Source data
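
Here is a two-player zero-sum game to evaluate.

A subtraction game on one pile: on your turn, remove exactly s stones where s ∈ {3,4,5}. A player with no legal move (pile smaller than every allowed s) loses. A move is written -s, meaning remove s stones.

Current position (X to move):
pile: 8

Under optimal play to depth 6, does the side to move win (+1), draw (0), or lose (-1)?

[8] X move#1: -3:-1/5*, -4:-1/4, -5:-1/3
[5] O move#2: -3:+1/2*, -4:+1/1, -5:+1/0
[2] end (terminal -1, X#3); searched 8 to 6

value(8, X) = -1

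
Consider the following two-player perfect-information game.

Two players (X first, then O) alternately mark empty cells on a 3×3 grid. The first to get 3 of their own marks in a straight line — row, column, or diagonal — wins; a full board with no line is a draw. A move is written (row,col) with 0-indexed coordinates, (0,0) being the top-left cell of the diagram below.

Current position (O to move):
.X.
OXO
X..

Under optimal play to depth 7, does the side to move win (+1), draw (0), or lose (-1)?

[.X./OXO/X..] O move#1: (0,0):-1/OX./OXO/X..*, (0,2):-1/.XO/OXO/X.., (2,1):-1/.X./OXO/XO., (2,2):-1/.X./OXO/X.O
[OX./OXO/X..] X move#2: (0,2):+1/OXX/OXO/X..*, (2,1):+1/OX./OXO/XX., (2,2):+1/OX./OXO/X.X
[OXX/OXO/X..] end (terminal -1, O#3); searched .X./OXO/X.. to 7

value(.X./OXO/X.., O) = -1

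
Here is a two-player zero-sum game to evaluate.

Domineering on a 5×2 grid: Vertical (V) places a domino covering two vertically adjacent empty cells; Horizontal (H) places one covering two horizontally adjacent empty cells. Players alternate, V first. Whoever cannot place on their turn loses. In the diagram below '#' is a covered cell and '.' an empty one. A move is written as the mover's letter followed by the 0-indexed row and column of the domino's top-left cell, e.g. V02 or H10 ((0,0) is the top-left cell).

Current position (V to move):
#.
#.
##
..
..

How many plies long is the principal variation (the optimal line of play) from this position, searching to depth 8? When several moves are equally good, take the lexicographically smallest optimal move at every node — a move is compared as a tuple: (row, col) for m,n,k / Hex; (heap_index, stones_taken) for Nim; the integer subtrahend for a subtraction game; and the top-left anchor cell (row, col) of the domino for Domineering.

PV length from [#./#./##/../..]: 1 ply

[#./#./##/../..] V move#1: V01:-1/##/##/##/../.., V30:+1/#./#./##/#./#.*, V31:+1/#./#./##/.#/.#
[#./#./##/#./#.] end (terminal -1, H#2); searched #./#./##/../.. to 8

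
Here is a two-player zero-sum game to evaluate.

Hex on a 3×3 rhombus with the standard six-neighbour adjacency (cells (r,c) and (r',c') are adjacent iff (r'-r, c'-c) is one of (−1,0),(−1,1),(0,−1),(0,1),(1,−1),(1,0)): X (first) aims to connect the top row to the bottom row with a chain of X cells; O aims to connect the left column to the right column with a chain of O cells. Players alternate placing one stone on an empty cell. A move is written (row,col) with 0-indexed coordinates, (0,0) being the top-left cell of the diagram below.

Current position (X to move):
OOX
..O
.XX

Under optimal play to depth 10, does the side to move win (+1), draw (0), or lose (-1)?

p1 X@[OOX/..O/.XX]: (1,0)[OOX/X.O/.XX]-1 (1,1)[OOX/.XO/.XX]+1* (2,0)[OOX/..O/XXX]-1
p2 O@[OOX/.XO/.XX] terminal -1; root [OOX/..O/.XX] d10

value(OOX/..O/.XX, X) = +1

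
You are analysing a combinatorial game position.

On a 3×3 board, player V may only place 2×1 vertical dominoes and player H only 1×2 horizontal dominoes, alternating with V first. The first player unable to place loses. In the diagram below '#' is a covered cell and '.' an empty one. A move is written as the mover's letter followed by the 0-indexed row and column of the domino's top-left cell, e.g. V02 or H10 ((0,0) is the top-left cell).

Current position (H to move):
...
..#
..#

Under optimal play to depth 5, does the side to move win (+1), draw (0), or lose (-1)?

ply 1, H at .../..#/..# | H00=-1→##./..#/..#; H01=-1→.##/..#/..#; H10=+1→.../###/..#*; H20=-1→.../..#/###
ply 2: .../###/..# is terminal -1 (V); from .../..#/..# depth 5

value(.../..#/..#, H) = +1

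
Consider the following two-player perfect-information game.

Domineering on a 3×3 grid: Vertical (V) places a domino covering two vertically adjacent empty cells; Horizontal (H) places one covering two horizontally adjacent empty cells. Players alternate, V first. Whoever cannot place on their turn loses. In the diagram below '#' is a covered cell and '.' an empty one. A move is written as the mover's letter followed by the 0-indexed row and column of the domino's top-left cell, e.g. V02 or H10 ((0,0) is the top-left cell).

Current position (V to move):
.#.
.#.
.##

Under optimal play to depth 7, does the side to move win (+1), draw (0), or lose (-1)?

[.#./.#./.##] V move#1: V00:+1/##./##./.##*, V02:+1/.##/.##/.##, V10:+1/.#./##./###
[##./##./.##] end (terminal -1, H#2); searched .#./.#./.## to 7

value(.#./.#./.##, V) = +1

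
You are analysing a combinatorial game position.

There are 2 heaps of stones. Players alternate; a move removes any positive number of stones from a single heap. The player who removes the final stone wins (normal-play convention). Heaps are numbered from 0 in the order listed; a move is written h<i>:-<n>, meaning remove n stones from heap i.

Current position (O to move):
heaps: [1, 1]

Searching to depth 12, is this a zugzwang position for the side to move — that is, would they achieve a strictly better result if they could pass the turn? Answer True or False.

zugzwang((1,1), O) = True

ply 1, O at (1,1) | h0:-1=-1→(0,1)*; h1:-1=-1→(1,0)
ply 2, X at (0,1) | h1:-1=+1→(0,0)*
ply 3: (0,0) is terminal -1 (O); from (1,1) depth 12
if O skipped the turn, X would face:
~ ply 1, X at (1,1) | h0:-1=-1→(0,1)*; h1:-1=-1→(1,0)
~ ply 2, O at (0,1) | h1:-1=+1→(0,0)*
~ ply 3: (0,0) is terminal -1 (X); from (1,1) depth 12
compare (O): move=-1 vs pass=+1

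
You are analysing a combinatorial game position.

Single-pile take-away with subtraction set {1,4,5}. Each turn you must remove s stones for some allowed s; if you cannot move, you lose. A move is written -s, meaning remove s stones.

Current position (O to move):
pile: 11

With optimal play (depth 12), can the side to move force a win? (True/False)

ply 1, O at 11 | -1=+1→10*; -4=-1→7; -5=-1→6
ply 2, X at 10 | -1=-1→9*; -4=-1→6; -5=-1→5
ply 3, O at 9 | -1=+1→8*; -4=-1→5; -5=-1→4
ply 4, X at 8 | -1=-1→7*; -4=-1→4; -5=-1→3
ply 5, O at 7 | -1=-1→6; -4=-1→3; -5=+1→2*
ply 6, X at 2 | -1=-1→1*
ply 7, O at 1 | -1=+1→0*
ply 8: 0 is terminal -1 (X); from 11 depth 12

O winning at [11]: True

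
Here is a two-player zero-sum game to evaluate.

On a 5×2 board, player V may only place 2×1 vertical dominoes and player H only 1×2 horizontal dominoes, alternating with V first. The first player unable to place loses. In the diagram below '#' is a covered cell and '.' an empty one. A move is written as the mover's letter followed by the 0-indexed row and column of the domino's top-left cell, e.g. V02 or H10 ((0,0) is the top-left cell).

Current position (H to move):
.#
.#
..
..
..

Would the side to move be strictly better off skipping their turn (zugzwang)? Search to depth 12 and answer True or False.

zugzwang(.#/.#/../../.., H) = False

ply 1, H at .#/.#/../../.. | H20=-1→.#/.#/##/../..; H30=+1→.#/.#/../##/..*; H40=-1→.#/.#/../../##
ply 2, V at .#/.#/../##/.. | V00=-1→##/##/../##/..*; V10=-1→.#/##/#./##/..
ply 3, H at ##/##/../##/.. | H20=+1→##/##/##/##/..*; H40=+1→##/##/../##/##
ply 4: ##/##/##/##/.. is terminal -1 (V); from .#/.#/../../.. depth 12
pass branch (V moves first from the same position):
  | ply 1, V at .#/.#/../../.. | V00=-1→##/##/../../..; V10=-1→.#/##/#./../..; V20=+1→.#/.#/#./#./..*; V21=+1→.#/.#/.#/.#/..; V30=+1→.#/.#/../#./#.; V31=+1→.#/.#/../.#/.#
  | ply 2, H at .#/.#/#./#./.. | H40=-1→.#/.#/#./#./##*
  | ply 3, V at .#/.#/#./#./## | V00=+1→##/##/#./#./##*; V21=+1→.#/.#/##/##/##
  | ply 4: ##/##/#./#./## is terminal -1 (H); from .#/.#/../../.. depth 12
H moving scores +1; H passing scores -1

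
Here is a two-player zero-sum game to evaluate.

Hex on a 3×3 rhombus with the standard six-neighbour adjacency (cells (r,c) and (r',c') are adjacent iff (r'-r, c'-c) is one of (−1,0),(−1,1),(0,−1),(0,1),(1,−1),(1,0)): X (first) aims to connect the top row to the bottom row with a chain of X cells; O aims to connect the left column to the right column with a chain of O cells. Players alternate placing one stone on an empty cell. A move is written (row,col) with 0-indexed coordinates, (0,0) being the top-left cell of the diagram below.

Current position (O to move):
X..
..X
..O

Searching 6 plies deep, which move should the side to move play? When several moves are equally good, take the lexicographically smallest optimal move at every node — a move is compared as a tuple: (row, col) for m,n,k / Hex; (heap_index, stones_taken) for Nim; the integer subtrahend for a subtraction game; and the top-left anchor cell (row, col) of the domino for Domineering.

[X../..X/..O] O move#1: (0,1):-1/XO./..X/..O, (0,2):-1/X.O/..X/..O, (1,0):-1/X../O.X/..O, (1,1):+1/X../.OX/..O*, (2,0):-1/X../..X/O.O, (2,1):-1/X../..X/.OO
[X../.OX/..O] X move#2: (0,1):-1/XX./.OX/..O*, (0,2):-1/X.X/.OX/..O, (1,0):-1/X../XOX/..O, (2,0):-1/X../.OX/X.O, (2,1):-1/X../.OX/.XO
[XX./.OX/..O] O move#3: (0,2):+1/XXO/.OX/..O*, (1,0):+1/XX./OOX/..O, (2,0):+1/XX./.OX/O.O, (2,1):+1/XX./.OX/.OO
[XXO/.OX/..O] X move#4: (1,0):-1/XXO/XOX/..O*, (2,0):-1/XXO/.OX/X.O, (2,1):-1/XXO/.OX/.XO
[XXO/XOX/..O] O move#5: (2,0):+1/XXO/XOX/O.O*, (2,1):-1/XXO/XOX/.OO
[XXO/XOX/O.O] end (terminal -1, X#6); searched X../..X/..O to 6

O's best at [X../..X/..O]: (1,1)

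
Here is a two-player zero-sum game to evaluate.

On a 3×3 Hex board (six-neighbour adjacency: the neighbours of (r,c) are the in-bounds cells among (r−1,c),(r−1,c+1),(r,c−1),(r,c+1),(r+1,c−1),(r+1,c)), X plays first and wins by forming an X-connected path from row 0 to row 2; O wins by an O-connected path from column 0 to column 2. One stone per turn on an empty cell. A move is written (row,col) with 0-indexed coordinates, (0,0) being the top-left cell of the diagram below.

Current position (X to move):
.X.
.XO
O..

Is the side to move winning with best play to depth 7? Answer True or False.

p1 X@[.X./.XO/O..]: (0,0)[XX./.XO/O..]-1 (0,2)[.XX/.XO/O..]-1 (1,0)[.X./XXO/O..]-1 (2,1)[.X./.XO/OX.]+1* (2,2)[.X./.XO/O.X]-1
p2 O@[.X./.XO/OX.] terminal -1; root [.X./.XO/O..] d7

X winning at [.X./.XO/O..]: True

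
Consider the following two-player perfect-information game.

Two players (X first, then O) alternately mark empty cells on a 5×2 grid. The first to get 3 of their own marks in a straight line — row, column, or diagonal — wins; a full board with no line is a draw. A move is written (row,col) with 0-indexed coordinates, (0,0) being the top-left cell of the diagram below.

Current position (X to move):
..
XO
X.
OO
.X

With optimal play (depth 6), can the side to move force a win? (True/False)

[../XO/X./OO/.X] X move#1: (0,0):+1/X./XO/X./OO/.X*, (0,1):-1/.X/XO/X./OO/.X, (2,1):+0/../XO/XX/OO/.X, (4,0):-1/../XO/X./OO/XX
[X./XO/X./OO/.X] end (terminal -1, O#2); searched ../XO/X./OO/.X to 6

X winning at [../XO/X./OO/.X]: True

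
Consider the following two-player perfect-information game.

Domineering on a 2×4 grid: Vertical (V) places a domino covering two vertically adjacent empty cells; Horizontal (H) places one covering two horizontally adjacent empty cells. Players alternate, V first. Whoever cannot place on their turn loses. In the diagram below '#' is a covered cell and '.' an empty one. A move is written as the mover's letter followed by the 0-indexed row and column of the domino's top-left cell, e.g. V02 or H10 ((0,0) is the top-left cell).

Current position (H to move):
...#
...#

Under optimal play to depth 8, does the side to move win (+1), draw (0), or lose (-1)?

value(...#/...#, H) = +1

p1 H@[...#/...#]: H00[##.#/...#]+1* H01[.###/...#]+1 H10[...#/##.#]+1 H11[...#/.###]+1
p2 V@[##.#/...#]: V02[####/..##]-1*
p3 H@[####/..##]: H10[####/####]+1*
p4 V@[####/####] terminal -1; root [...#/...#] d8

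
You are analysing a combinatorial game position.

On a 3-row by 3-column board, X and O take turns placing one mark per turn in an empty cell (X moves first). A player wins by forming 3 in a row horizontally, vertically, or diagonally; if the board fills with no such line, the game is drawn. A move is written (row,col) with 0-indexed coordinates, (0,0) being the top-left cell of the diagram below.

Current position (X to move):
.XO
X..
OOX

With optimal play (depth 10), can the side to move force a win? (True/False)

X winning at [.XO/X../OOX]: True

p1 X@[.XO/X../OOX]: (0,0)[XXO/X../OOX]-1 (1,1)[.XO/XX./OOX]+1* (1,2)[.XO/X.X/OOX]-1
p2 O@[.XO/XX./OOX]: (0,0)[OXO/XX./OOX]-1* (1,2)[.XO/XXO/OOX]-1
p3 X@[OXO/XX./OOX]: (1,2)[OXO/XXX/OOX]+1*
p4 O@[OXO/XXX/OOX] terminal -1; root [.XO/X../OOX] d10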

Assigned task
Among the lines above, count those containing "full", and give only the number.

Problem solution
2